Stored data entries
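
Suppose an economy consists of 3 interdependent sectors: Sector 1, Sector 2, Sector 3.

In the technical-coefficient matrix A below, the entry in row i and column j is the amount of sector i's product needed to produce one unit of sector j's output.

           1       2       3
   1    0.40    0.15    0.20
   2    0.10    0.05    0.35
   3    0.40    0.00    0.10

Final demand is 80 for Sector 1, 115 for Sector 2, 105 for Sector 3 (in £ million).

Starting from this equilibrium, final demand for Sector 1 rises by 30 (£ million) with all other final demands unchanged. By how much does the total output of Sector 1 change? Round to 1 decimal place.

I − A =
  [   0.60    -0.15    -0.20]
  [  -0.10     0.95    -0.35]
  [  -0.40     0.00     0.90]
Cofactors of I−A, C_ij = (−1)^(i+j)·(minor ij) (rows/columns in the sector order above):
  C_11 = (0.95)(0.90) − (-0.35)(0.00) = 0.8550
  C_12 = −[(-0.10)(0.90) − (-0.35)(-0.40)] = 0.2300
  C_13 = (-0.10)(0.00) − (0.95)(-0.40) = 0.3800
  C_21 = −[(-0.15)(0.90) − (-0.20)(0.00)] = 0.1350
  C_22 = (0.60)(0.90) − (-0.20)(-0.40) = 0.4600
  C_23 = −[(0.60)(0.00) − (-0.15)(-0.40)] = 0.0600
  C_31 = (-0.15)(-0.35) − (-0.20)(0.95) = 0.2425
  C_32 = −[(0.60)(-0.35) − (-0.20)(-0.10)] = 0.2300
  C_33 = (0.60)(0.95) − (-0.15)(-0.10) = 0.5550
det(I−A) = Σ_j (I−A)_1j·C_1j = (0.60)(0.8550) + (-0.15)(0.2300) + (-0.20)(0.3800) = 0.4025
adj(I−A) = Cᵀ =
  [ 0.8550   0.1350   0.2425]
  [ 0.2300   0.4600   0.2300]
  [ 0.3800   0.0600   0.5550]
(I − A)⁻¹ = adj(I−A) / det(I−A) ≈
  [   2.1242     0.3354     0.6025]
  [   0.5714     1.1429     0.5714]
  [   0.9441     0.1491     1.3789]
Δx = (I − A)⁻¹ Δd with Δd having +30 in the Sector 1 component and 0 elsewhere.
So Δx_1 = L_11 · (+30), where L_11 = adj(I−A)_11 / det(I−A) = 0.8550 / 0.4025.
Δx_1 = 0.8550 × (+30) / 0.4025 = 25.65 / 0.4025 ≈ 63.7.

Δx_1 = 63.7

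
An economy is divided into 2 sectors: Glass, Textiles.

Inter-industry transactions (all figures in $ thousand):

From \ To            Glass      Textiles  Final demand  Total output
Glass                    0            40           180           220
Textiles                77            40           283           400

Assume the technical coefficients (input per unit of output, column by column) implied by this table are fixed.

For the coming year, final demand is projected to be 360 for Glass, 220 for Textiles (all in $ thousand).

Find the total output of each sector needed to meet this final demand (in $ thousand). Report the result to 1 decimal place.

Technical coefficients a_ij = z_ij / X_j:
  a_11 = 0/220 = 0.00, a_21 = 77/220 = 0.35
  a_12 = 40/400 = 0.10, a_22 = 40/400 = 0.10
I − A =
  [   1.00    -0.10]
  [  -0.35     0.90]
det(I−A) = (1.00)(0.90) − (-0.10)(-0.35) = 0.8650
adj(I−A) = [[0.90, 0.10], [0.35, 1.00]]
(I − A)⁻¹ = adj(I−A) / det(I−A) ≈
  [   1.0405     0.1156]
  [   0.4046     1.1561]
x = (I − A)⁻¹ d = adj(I−A)·d / det(I−A), with det(I−A) = 0.8650:
  x_1 = (0.90·360 + 0.10·220) / 0.8650 = 346.00 / 0.8650 = 400.0
  x_2 = (0.35·360 + 1.00·220) / 0.8650 = 346.00 / 0.8650 = 400.0

x_1 = 400.0, x_2 = 400.0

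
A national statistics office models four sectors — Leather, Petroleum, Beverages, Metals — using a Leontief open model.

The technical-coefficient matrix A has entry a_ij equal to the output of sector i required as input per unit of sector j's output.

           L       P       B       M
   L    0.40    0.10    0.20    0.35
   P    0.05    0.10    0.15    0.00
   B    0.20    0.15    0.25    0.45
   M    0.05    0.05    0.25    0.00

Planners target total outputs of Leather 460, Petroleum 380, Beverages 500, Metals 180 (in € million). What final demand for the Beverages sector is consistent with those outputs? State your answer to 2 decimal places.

I − A =
  [   0.60    -0.10    -0.20    -0.35]
  [  -0.05     0.90    -0.15     0.00]
  [  -0.20    -0.15     0.75    -0.45]
  [  -0.05    -0.05    -0.25     1.00]
d = (I − A) x:
  d_L = (+0.60)·460 + (-0.10)·380 + (-0.20)·500 + (-0.35)·180 = 75.00
  d_P = (-0.05)·460 + (+0.90)·380 + (-0.15)·500 + (+0.00)·180 = 244.00
  d_B = (-0.20)·460 + (-0.15)·380 + (+0.75)·500 + (-0.45)·180 = 145.00
  d_M = (-0.05)·460 + (-0.05)·380 + (-0.25)·500 + (+1.00)·180 = 13.00

d_B = 145.00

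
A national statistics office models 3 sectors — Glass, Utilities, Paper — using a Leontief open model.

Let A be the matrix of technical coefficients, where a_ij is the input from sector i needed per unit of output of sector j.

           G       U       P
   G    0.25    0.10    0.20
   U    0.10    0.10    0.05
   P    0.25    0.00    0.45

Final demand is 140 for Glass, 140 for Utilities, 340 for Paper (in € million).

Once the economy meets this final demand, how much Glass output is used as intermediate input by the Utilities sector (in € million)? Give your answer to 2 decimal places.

I − A =
  [   0.75    -0.10    -0.20]
  [  -0.10     0.90    -0.05]
  [  -0.25     0.00     0.55]
Cofactors of I−A, C_ij = (−1)^(i+j)·(minor ij) (rows/columns in the sector order above):
  C_11 = (0.90)(0.55) − (-0.05)(0.00) = 0.4950
  C_12 = −[(-0.10)(0.55) − (-0.05)(-0.25)] = 0.0675
  C_13 = (-0.10)(0.00) − (0.90)(-0.25) = 0.2250
  C_21 = −[(-0.10)(0.55) − (-0.20)(0.00)] = 0.0550
  C_22 = (0.75)(0.55) − (-0.20)(-0.25) = 0.3625
  C_23 = −[(0.75)(0.00) − (-0.10)(-0.25)] = 0.0250
  C_31 = (-0.10)(-0.05) − (-0.20)(0.90) = 0.1850
  C_32 = −[(0.75)(-0.05) − (-0.20)(-0.10)] = 0.0575
  C_33 = (0.75)(0.90) − (-0.10)(-0.10) = 0.6650
det(I−A) = Σ_j (I−A)_1j·C_1j = (0.75)(0.4950) + (-0.10)(0.0675) + (-0.20)(0.2250) = 0.3195
adj(I−A) = Cᵀ =
  [ 0.4950   0.0550   0.1850]
  [ 0.0675   0.3625   0.0575]
  [ 0.2250   0.0250   0.6650]
(I − A)⁻¹ = adj(I−A) / det(I−A) ≈
  [   1.5493     0.1721     0.5790]
  [   0.2113     1.1346     0.1800]
  [   0.7042     0.0782     2.0814]
First solve x = (I − A)⁻¹ d = adj(I−A)·d / det(I−A); in particular x_U = (0.0675·140 + 0.3625·140 + 0.0575·340) / 0.3195 = 79.75 / 0.3195 ≈ 249.6088.
Intermediate flow from G to U: z_GU = a_GU · x_U = 0.10 × 79.75 / 0.3195 = 7.975 / 0.3195 ≈ 24.96.

z_GU = 24.96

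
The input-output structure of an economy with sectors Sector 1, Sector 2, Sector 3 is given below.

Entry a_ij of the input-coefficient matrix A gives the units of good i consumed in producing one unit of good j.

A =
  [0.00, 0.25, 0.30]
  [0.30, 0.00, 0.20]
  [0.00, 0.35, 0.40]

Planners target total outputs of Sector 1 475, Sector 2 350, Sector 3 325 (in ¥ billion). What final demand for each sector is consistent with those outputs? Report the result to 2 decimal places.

I − A =
  [   1.00    -0.25    -0.30]
  [  -0.30     1.00    -0.20]
  [   0.00    -0.35     0.60]
d = (I − A) x:
  d_1 = (+1.00)·475 + (-0.25)·350 + (-0.30)·325 = 290.00
  d_2 = (-0.30)·475 + (+1.00)·350 + (-0.20)·325 = 142.50
  d_3 = (+0.00)·475 + (-0.35)·350 + (+0.60)·325 = 72.50

d_1 = 290.00, d_2 = 142.50, d_3 = 72.50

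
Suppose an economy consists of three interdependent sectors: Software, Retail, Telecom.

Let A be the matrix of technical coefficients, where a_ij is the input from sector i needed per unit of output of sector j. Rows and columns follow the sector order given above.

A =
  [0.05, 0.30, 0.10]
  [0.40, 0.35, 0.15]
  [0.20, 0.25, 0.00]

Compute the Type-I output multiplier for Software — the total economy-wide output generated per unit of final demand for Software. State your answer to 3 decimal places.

m_1 = 2.960

I − A =
  [   0.95    -0.30    -0.10]
  [  -0.40     0.65    -0.15]
  [  -0.20    -0.25     1.00]
Cofactors of I−A, C_ij = (−1)^(i+j)·(minor ij) (rows/columns in the sector order above):
  C_11 = (0.65)(1.00) − (-0.15)(-0.25) = 0.6125
  C_12 = −[(-0.40)(1.00) − (-0.15)(-0.20)] = 0.4300
  C_13 = (-0.40)(-0.25) − (0.65)(-0.20) = 0.2300
  C_21 = −[(-0.30)(1.00) − (-0.10)(-0.25)] = 0.3250
  C_22 = (0.95)(1.00) − (-0.10)(-0.20) = 0.9300
  C_23 = −[(0.95)(-0.25) − (-0.30)(-0.20)] = 0.2975
  C_31 = (-0.30)(-0.15) − (-0.10)(0.65) = 0.1100
  C_32 = −[(0.95)(-0.15) − (-0.10)(-0.40)] = 0.1825
  C_33 = (0.95)(0.65) − (-0.30)(-0.40) = 0.4975
det(I−A) = Σ_j (I−A)_1j·C_1j = (0.95)(0.6125) + (-0.30)(0.4300) + (-0.10)(0.2300) = 0.429875
adj(I−A) = Cᵀ =
  [ 0.6125   0.3250   0.1100]
  [ 0.4300   0.9300   0.1825]
  [ 0.2300   0.2975   0.4975]
(I − A)⁻¹ = adj(I−A) / det(I−A) ≈
  [   1.4248     0.7560     0.2559]
  [   1.0003     2.1634     0.4245]
  [   0.5350     0.6921     1.1573]
The output multiplier for sector j is the column-j sum of the Leontief inverse (I − A)⁻¹ = adj(I−A) / det(I−A).
Column 1 of adj(I−A): (0.6125, 0.4300, 0.2300); det(I−A) = 0.429875.
m_1 = (0.6125 + 0.4300 + 0.2300) / 0.429875 = 1.2725 / 0.429875 ≈ 2.960.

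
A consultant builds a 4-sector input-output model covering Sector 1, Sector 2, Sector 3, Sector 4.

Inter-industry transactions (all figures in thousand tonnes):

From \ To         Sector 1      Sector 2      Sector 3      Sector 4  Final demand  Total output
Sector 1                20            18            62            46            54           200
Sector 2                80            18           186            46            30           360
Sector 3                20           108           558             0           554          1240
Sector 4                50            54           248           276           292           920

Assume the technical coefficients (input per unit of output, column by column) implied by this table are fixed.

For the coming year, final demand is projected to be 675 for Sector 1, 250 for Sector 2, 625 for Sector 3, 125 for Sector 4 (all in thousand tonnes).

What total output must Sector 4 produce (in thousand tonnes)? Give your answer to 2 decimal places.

x_4 = 1292.08

Technical coefficients a_ij = z_ij / X_j:
  a_11 = 20/200 = 0.10, a_21 = 80/200 = 0.40, a_31 = 20/200 = 0.10, a_41 = 50/200 = 0.25
  a_12 = 18/360 = 0.05, a_22 = 18/360 = 0.05, a_32 = 108/360 = 0.30, a_42 = 54/360 = 0.15
  a_13 = 62/1240 = 0.05, a_23 = 186/1240 = 0.15, a_33 = 558/1240 = 0.45, a_43 = 248/1240 = 0.20
  a_14 = 46/920 = 0.05, a_24 = 46/920 = 0.05, a_34 = 0/920 = 0.00, a_44 = 276/920 = 0.30
I − A =
  [   0.90    -0.05    -0.05    -0.05]
  [  -0.40     0.95    -0.15    -0.05]
  [  -0.10    -0.30     0.55     0.00]
  [  -0.25    -0.15    -0.20     0.70]
Compute the cofactors C_ij = (−1)^(i+j)·(3×3 minor ij) of I−A; the adjugate is their transpose:
adj(I−A) = Cᵀ =
  [ 0.327125   0.036875   0.049250   0.026000]
  [ 0.172375   0.335125   0.120250   0.036250]
  [ 0.153500   0.189500   0.562250   0.024500]
  [ 0.197625   0.139125   0.204000   0.407250]
det(I−A) = Σ_j (I−A)_1j·C_1j = (0.90)(0.327125) + (-0.05)(0.172375) + (-0.05)(0.153500) + (-0.05)(0.197625) = 0.2682375
(I − A)⁻¹ = adj(I−A) / det(I−A) ≈
  [   1.2195     0.1375     0.1836     0.0969]
  [   0.6426     1.2494     0.4483     0.1351]
  [   0.5723     0.7065     2.0961     0.0913]
  [   0.7368     0.5187     0.7605     1.5182]
x = (I − A)⁻¹ d = adj(I−A)·d / det(I−A), with det(I−A) = 0.2682375:
  x_1 = (0.327125·675 + 0.036875·250 + 0.049250·625 + 0.026000·125) / 0.2682375 = 264.059375 / 0.2682375 ≈ 984.42
  x_2 = (0.172375·675 + 0.335125·250 + 0.120250·625 + 0.036250·125) / 0.2682375 = 279.821875 / 0.2682375 ≈ 1043.19
  x_3 = (0.153500·675 + 0.189500·250 + 0.562250·625 + 0.024500·125) / 0.2682375 = 505.45625 / 0.2682375 ≈ 1884.36
  x_4 = (0.197625·675 + 0.139125·250 + 0.204000·625 + 0.407250·125) / 0.2682375 = 346.584375 / 0.2682375 ≈ 1292.08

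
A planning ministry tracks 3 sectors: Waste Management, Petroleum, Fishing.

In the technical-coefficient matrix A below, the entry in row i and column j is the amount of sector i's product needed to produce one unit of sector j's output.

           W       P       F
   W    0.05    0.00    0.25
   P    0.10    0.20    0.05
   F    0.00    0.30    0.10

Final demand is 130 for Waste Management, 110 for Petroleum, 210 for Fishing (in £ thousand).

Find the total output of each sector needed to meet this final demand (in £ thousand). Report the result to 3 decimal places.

I − A =
  [   0.95     0.00    -0.25]
  [  -0.10     0.80    -0.05]
  [   0.00    -0.30     0.90]
Cofactors of I−A, C_ij = (−1)^(i+j)·(minor ij) (rows/columns in the sector order above):
  C_11 = (0.80)(0.90) − (-0.05)(-0.30) = 0.7050
  C_12 = −[(-0.10)(0.90) − (-0.05)(0.00)] = 0.0900
  C_13 = (-0.10)(-0.30) − (0.80)(0.00) = 0.0300
  C_21 = −[(0.00)(0.90) − (-0.25)(-0.30)] = 0.0750
  C_22 = (0.95)(0.90) − (-0.25)(0.00) = 0.8550
  C_23 = −[(0.95)(-0.30) − (0.00)(0.00)] = 0.2850
  C_31 = (0.00)(-0.05) − (-0.25)(0.80) = 0.2000
  C_32 = −[(0.95)(-0.05) − (-0.25)(-0.10)] = 0.0725
  C_33 = (0.95)(0.80) − (0.00)(-0.10) = 0.7600
det(I−A) = Σ_j (I−A)_1j·C_1j = (0.95)(0.7050) + (0.00)(0.0900) + (-0.25)(0.0300) = 0.66225
adj(I−A) = Cᵀ =
  [ 0.7050   0.0750   0.2000]
  [ 0.0900   0.8550   0.0725]
  [ 0.0300   0.2850   0.7600]
(I − A)⁻¹ = adj(I−A) / det(I−A) ≈
  [   1.0646     0.1133     0.3020]
  [   0.1359     1.2911     0.1095]
  [   0.0453     0.4304     1.1476]
x = (I − A)⁻¹ d = adj(I−A)·d / det(I−A), with det(I−A) = 0.66225:
  x_W = (0.7050·130 + 0.0750·110 + 0.2000·210) / 0.66225 = 141.90 / 0.66225 ≈ 214.270
  x_P = (0.0900·130 + 0.8550·110 + 0.0725·210) / 0.66225 = 120.975 / 0.66225 ≈ 182.673
  x_F = (0.0300·130 + 0.2850·110 + 0.7600·210) / 0.66225 = 194.85 / 0.66225 ≈ 294.224

x_W = 214.270, x_P = 182.673, x_F = 294.224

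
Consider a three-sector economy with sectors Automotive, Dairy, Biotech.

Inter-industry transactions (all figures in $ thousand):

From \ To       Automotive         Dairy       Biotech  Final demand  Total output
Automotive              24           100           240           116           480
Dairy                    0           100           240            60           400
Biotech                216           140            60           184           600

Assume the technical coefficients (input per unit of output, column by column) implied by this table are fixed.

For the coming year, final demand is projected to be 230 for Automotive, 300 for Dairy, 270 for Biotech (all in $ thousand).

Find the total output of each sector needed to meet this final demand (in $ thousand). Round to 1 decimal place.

Technical coefficients a_ij = z_ij / X_j:
  a_11 = 24/480 = 0.05, a_21 = 0/480 = 0.00, a_31 = 216/480 = 0.45
  a_12 = 100/400 = 0.25, a_22 = 100/400 = 0.25, a_32 = 140/400 = 0.35
  a_13 = 240/600 = 0.40, a_23 = 240/600 = 0.40, a_33 = 60/600 = 0.10
I − A =
  [   0.95    -0.25    -0.40]
  [   0.00     0.75    -0.40]
  [  -0.45    -0.35     0.90]
Cofactors of I−A, C_ij = (−1)^(i+j)·(minor ij) (rows/columns in the sector order above):
  C_11 = (0.75)(0.90) − (-0.40)(-0.35) = 0.5350
  C_12 = −[(0.00)(0.90) − (-0.40)(-0.45)] = 0.1800
  C_13 = (0.00)(-0.35) − (0.75)(-0.45) = 0.3375
  C_21 = −[(-0.25)(0.90) − (-0.40)(-0.35)] = 0.3650
  C_22 = (0.95)(0.90) − (-0.40)(-0.45) = 0.6750
  C_23 = −[(0.95)(-0.35) − (-0.25)(-0.45)] = 0.4450
  C_31 = (-0.25)(-0.40) − (-0.40)(0.75) = 0.4000
  C_32 = −[(0.95)(-0.40) − (-0.40)(0.00)] = 0.3800
  C_33 = (0.95)(0.75) − (-0.25)(0.00) = 0.7125
det(I−A) = Σ_j (I−A)_1j·C_1j = (0.95)(0.5350) + (-0.25)(0.1800) + (-0.40)(0.3375) = 0.32825
adj(I−A) = Cᵀ =
  [ 0.5350   0.3650   0.4000]
  [ 0.1800   0.6750   0.3800]
  [ 0.3375   0.4450   0.7125]
(I − A)⁻¹ = adj(I−A) / det(I−A) ≈
  [   1.6299     1.1120     1.2186]
  [   0.5484     2.0564     1.1577]
  [   1.0282     1.3557     2.1706]
x = (I − A)⁻¹ d = adj(I−A)·d / det(I−A), with det(I−A) = 0.32825:
  x_1 = (0.5350·230 + 0.3650·300 + 0.4000·270) / 0.32825 = 340.55 / 0.32825 ≈ 1037.5
  x_2 = (0.1800·230 + 0.6750·300 + 0.3800·270) / 0.32825 = 346.50 / 0.32825 ≈ 1055.6
  x_3 = (0.3375·230 + 0.4450·300 + 0.7125·270) / 0.32825 = 403.50 / 0.32825 ≈ 1229.2

x_1 = 1037.5, x_2 = 1055.6, x_3 = 1229.2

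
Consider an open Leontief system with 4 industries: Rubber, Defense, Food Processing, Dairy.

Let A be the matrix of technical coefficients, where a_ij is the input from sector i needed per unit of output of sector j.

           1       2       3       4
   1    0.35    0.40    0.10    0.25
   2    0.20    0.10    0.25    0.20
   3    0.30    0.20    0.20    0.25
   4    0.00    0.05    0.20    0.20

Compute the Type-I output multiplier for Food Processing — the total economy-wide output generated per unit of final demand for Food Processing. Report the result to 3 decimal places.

m_3 = 4.811

I − A =
  [   0.65    -0.40    -0.10    -0.25]
  [  -0.20     0.90    -0.25    -0.20]
  [  -0.30    -0.20     0.80    -0.25]
  [   0.00    -0.05    -0.20     0.80]
Compute the cofactors C_ij = (−1)^(i+j)·(3×3 minor ij) of I−A; the adjugate is their transpose:
adj(I−A) = Cᵀ =
  [ 0.471875   0.273250   0.215125   0.283000]
  [ 0.190000   0.344500   0.182000   0.202375]
  [ 0.247500   0.211875   0.395000   0.253750]
  [ 0.073750   0.074500   0.110125   0.310500]
det(I−A) = Σ_j (I−A)_1j·C_1j = (0.65)(0.471875) + (-0.40)(0.190000) + (-0.10)(0.247500) + (-0.25)(0.073750) = 0.18753125
(I − A)⁻¹ = adj(I−A) / det(I−A) ≈
  [   2.5162     1.4571     1.1471     1.5091]
  [   1.0132     1.8370     0.9705     1.0792]
  [   1.3198     1.1298     2.1063     1.3531]
  [   0.3933     0.3973     0.5872     1.6557]
The output multiplier for sector j is the column-j sum of the Leontief inverse (I − A)⁻¹ = adj(I−A) / det(I−A).
Column 3 of adj(I−A): (0.215125, 0.182000, 0.395000, 0.110125); det(I−A) = 0.18753125.
m_3 = (0.215125 + 0.182000 + 0.395000 + 0.110125) / 0.18753125 = 0.90225 / 0.18753125 ≈ 4.811.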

• [WHAT THIS TASK INVOLVES]: Would you copy every line of the entries in which "matrix" appears?

• [WRITTEN ANSWER]:
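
In the technical-coefficient matrix A below, the entry in row i and column j is the amount of sector i's product needed to produce one unit of sector j's output.
The technical-coefficient matrix A has entry a_ij equal to the output of sector i required as input per unit of sector j's output.
Let A be the matrix of technical coefficients, where a_ij is the input from sector i needed per unit of output of sector j.
Entry a_ij of the input-coefficient matrix A gives the units of good i consumed in producing one unit of good j.
Let A be the matrix of technical coefficients, where a_ij is the input from sector i needed per unit of output of sector j. Rows and columns follow the sector order given above.
In the technical-coefficient matrix A below, the entry in row i and column j is the amount of sector i's product needed to produce one unit of sector j's output.
Let A be the matrix of technical coefficients, where a_ij is the input from sector i needed per unit of output of sector j.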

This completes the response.